Start of Block
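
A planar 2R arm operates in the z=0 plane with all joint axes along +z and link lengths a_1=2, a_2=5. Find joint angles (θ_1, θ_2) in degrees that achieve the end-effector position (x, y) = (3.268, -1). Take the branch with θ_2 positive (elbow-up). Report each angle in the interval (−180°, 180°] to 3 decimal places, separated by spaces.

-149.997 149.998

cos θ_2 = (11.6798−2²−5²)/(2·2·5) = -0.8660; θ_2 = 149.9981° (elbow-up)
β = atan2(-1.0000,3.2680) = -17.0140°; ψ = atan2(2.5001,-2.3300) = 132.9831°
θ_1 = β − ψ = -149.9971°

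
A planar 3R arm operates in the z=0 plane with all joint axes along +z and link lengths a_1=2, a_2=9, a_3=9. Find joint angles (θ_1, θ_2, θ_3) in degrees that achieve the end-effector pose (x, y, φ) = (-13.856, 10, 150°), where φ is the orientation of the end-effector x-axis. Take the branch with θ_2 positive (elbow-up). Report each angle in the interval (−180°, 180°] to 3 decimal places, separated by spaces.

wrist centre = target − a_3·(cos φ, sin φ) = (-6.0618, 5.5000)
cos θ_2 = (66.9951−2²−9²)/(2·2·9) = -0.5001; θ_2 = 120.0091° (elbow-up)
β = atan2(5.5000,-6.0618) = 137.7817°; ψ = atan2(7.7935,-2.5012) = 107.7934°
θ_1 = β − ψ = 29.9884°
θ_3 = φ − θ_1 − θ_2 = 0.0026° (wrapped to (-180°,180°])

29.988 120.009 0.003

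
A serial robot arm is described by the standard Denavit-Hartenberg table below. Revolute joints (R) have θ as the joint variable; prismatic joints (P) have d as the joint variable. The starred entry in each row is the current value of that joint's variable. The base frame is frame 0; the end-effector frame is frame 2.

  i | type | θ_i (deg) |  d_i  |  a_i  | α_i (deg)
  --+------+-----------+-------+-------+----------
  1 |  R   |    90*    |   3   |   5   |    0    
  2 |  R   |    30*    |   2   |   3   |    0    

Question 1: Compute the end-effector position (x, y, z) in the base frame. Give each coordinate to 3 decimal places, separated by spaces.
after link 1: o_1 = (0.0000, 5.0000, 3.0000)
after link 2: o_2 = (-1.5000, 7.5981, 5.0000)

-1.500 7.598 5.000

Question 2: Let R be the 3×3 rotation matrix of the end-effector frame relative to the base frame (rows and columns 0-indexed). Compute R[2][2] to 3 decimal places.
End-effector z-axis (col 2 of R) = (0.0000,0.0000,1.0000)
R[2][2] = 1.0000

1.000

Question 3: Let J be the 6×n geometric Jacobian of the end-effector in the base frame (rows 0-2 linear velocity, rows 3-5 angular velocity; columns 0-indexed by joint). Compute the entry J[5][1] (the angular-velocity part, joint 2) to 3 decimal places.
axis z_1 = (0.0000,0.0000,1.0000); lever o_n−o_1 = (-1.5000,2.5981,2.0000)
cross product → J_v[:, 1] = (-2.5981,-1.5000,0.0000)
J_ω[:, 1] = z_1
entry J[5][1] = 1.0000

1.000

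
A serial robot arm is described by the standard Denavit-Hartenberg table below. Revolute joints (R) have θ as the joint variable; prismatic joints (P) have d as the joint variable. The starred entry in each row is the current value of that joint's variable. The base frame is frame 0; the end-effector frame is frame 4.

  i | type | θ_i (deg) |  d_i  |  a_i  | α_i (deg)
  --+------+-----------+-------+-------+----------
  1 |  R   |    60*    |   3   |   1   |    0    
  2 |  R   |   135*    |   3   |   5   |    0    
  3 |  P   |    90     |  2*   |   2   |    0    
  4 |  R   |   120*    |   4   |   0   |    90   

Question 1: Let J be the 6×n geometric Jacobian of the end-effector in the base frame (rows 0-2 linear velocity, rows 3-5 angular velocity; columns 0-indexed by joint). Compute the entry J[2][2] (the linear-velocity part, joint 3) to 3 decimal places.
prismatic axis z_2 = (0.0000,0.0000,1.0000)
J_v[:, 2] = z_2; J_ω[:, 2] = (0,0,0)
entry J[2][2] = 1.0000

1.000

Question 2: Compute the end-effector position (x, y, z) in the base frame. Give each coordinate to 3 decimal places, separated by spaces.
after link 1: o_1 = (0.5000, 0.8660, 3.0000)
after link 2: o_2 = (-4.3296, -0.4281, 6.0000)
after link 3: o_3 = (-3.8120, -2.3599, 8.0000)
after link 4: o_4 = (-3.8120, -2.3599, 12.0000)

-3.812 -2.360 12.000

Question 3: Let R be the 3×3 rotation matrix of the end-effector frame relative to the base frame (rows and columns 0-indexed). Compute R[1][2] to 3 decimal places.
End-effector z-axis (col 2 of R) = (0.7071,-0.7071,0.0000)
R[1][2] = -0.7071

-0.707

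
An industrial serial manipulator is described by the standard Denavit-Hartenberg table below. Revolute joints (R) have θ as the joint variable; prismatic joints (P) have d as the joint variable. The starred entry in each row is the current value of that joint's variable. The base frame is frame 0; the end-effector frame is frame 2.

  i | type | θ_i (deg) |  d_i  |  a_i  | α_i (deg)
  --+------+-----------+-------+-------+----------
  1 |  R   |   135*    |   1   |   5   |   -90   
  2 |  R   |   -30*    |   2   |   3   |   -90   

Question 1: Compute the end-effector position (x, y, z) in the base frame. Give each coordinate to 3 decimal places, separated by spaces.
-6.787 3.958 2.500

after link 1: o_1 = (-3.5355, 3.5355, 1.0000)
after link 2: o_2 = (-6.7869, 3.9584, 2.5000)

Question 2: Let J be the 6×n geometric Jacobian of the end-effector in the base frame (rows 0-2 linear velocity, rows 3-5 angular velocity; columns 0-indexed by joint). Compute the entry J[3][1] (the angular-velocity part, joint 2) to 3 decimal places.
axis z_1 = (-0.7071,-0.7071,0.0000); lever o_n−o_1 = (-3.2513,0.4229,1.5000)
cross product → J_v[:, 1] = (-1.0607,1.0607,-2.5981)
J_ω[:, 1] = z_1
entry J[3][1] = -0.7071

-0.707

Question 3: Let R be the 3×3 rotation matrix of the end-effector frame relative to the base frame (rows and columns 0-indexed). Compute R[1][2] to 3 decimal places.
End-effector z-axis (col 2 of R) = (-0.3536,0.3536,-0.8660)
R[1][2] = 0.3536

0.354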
End of Block
Exercise objective ->
Give back the material above in its entirety, with every word intact.

Task result ->
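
A planar 2R arm operates in the z=0 plane with all joint axes along +z and link lengths a_1=2, a_2=5. Find joint angles (θ_1, θ_2) in degrees that achieve the end-effector position (x, y) = (3.268, -1). Take the branch with θ_2 positive (elbow-up). Report each angle in the interval (−180°, 180°] to 3 decimal places, separated by spaces.

-149.997 149.998

cos θ_2 = (11.6798−2²−5²)/(2·2·5) = -0.8660; θ_2 = 149.9981° (elbow-up)
β = atan2(-1.0000,3.2680) = -17.0140°; ψ = atan2(2.5001,-2.3300) = 132.9831°
θ_1 = β − ψ = -149.9971°

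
A planar 3R arm operates in the z=0 plane with all joint axes along +z and link lengths a_1=2, a_2=9, a_3=9. Find joint angles (θ_1, θ_2, θ_3) in degrees that achieve the end-effector pose (x, y, φ) = (-13.856, 10, 150°), where φ is the orientation of the end-effector x-axis. Take the branch with θ_2 positive (elbow-up). Report each angle in the interval (−180°, 180°] to 3 decimal places, separated by spaces.

wrist centre = target − a_3·(cos φ, sin φ) = (-6.0618, 5.5000)
cos θ_2 = (66.9951−2²−9²)/(2·2·9) = -0.5001; θ_2 = 120.0091° (elbow-up)
β = atan2(5.5000,-6.0618) = 137.7817°; ψ = atan2(7.7935,-2.5012) = 107.7934°
θ_1 = β − ψ = 29.9884°
θ_3 = φ − θ_1 − θ_2 = 0.0026° (wrapped to (-180°,180°])

29.988 120.009 0.003

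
A serial robot arm is described by the standard Denavit-Hartenberg table below. Revolute joints (R) have θ as the joint variable; prismatic joints (P) have d as the joint variable. The starred entry in each row is the current value of that joint's variable. The base frame is frame 0; the end-effector frame is frame 2.

  i | type | θ_i (deg) |  d_i  |  a_i  | α_i (deg)
  --+------+-----------+-------+-------+----------
  1 |  R   |    90*    |   3   |   5   |    0    
  2 |  R   |    30*    |   2   |   3   |    0    

Question 1: Compute the end-effector position (x, y, z) in the base frame. Give each coordinate to 3 decimal places, separated by spaces.
after link 1: o_1 = (0.0000, 5.0000, 3.0000)
after link 2: o_2 = (-1.5000, 7.5981, 5.0000)

-1.500 7.598 5.000

Question 2: Let R be the 3×3 rotation matrix of the end-effector frame relative to the base frame (rows and columns 0-indexed). Compute R[2][2] to 3 decimal places.
End-effector z-axis (col 2 of R) = (0.0000,0.0000,1.0000)
R[2][2] = 1.0000

1.000

Question 3: Let J be the 6×n geometric Jacobian of the end-effector in the base frame (rows 0-2 linear velocity, rows 3-5 angular velocity; columns 0-indexed by joint). Compute the entry J[5][1] (the angular-velocity part, joint 2) to 3 decimal places.
axis z_1 = (0.0000,0.0000,1.0000); lever o_n−o_1 = (-1.5000,2.5981,2.0000)
cross product → J_v[:, 1] = (-2.5981,-1.5000,0.0000)
J_ω[:, 1] = z_1
entry J[5][1] = 1.0000

1.000

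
A serial robot arm is described by the standard Denavit-Hartenberg table below. Revolute joints (R) have θ as the joint variable; prismatic joints (P) have d as the joint variable. The starred entry in each row is the current value of that joint's variable. The base frame is frame 0; the end-effector frame is frame 4.

  i | type | θ_i (deg) |  d_i  |  a_i  | α_i (deg)
  --+------+-----------+-------+-------+----------
  1 |  R   |    60*    |   3   |   1   |    0    
  2 |  R   |   135*    |   3   |   5   |    0    
  3 |  P   |    90     |  2*   |   2   |    0    
  4 |  R   |   120*    |   4   |   0   |    90   

Question 1: Let J be the 6×n geometric Jacobian of the end-effector in the base frame (rows 0-2 linear velocity, rows 3-5 angular velocity; columns 0-indexed by joint). Compute the entry J[2][2] (the linear-velocity part, joint 3) to 3 decimal places.
prismatic axis z_2 = (0.0000,0.0000,1.0000)
J_v[:, 2] = z_2; J_ω[:, 2] = (0,0,0)
entry J[2][2] = 1.0000

1.000

Question 2: Compute the end-effector position (x, y, z) in the base frame. Give each coordinate to 3 decimal places, separated by spaces.
after link 1: o_1 = (0.5000, 0.8660, 3.0000)
after link 2: o_2 = (-4.3296, -0.4281, 6.0000)
after link 3: o_3 = (-3.8120, -2.3599, 8.0000)
after link 4: o_4 = (-3.8120, -2.3599, 12.0000)

-3.812 -2.360 12.000

Question 3: Let R be the 3×3 rotation matrix of the end-effector frame relative to the base frame (rows and columns 0-indexed). Compute R[1][2] to 3 decimal places.
End-effector z-axis (col 2 of R) = (0.7071,-0.7071,0.0000)
R[1][2] = -0.7071

-0.707

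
An industrial serial manipulator is described by the standard Denavit-Hartenberg table below. Revolute joints (R) have θ as the joint variable; prismatic joints (P) have d as the joint variable. The starred entry in each row is the current value of that joint's variable. The base frame is frame 0; the end-effector frame is frame 2.

  i | type | θ_i (deg) |  d_i  |  a_i  | α_i (deg)
  --+------+-----------+-------+-------+----------
  1 |  R   |   135*    |   1   |   5   |   -90   
  2 |  R   |   -30*    |   2   |   3   |   -90   

Question 1: Compute the end-effector position (x, y, z) in the base frame. Give each coordinate to 3 decimal places, separated by spaces.
-6.787 3.958 2.500

after link 1: o_1 = (-3.5355, 3.5355, 1.0000)
after link 2: o_2 = (-6.7869, 3.9584, 2.5000)

Question 2: Let J be the 6×n geometric Jacobian of the end-effector in the base frame (rows 0-2 linear velocity, rows 3-5 angular velocity; columns 0-indexed by joint). Compute the entry J[3][1] (the angular-velocity part, joint 2) to 3 decimal places.
axis z_1 = (-0.7071,-0.7071,0.0000); lever o_n−o_1 = (-3.2513,0.4229,1.5000)
cross product → J_v[:, 1] = (-1.0607,1.0607,-2.5981)
J_ω[:, 1] = z_1
entry J[3][1] = -0.7071

-0.707

Question 3: Let R be the 3×3 rotation matrix of the end-effector frame relative to the base frame (rows and columns 0-indexed). Compute R[1][2] to 3 decimal places.
End-effector z-axis (col 2 of R) = (-0.3536,0.3536,-0.8660)
R[1][2] = 0.3536

0.354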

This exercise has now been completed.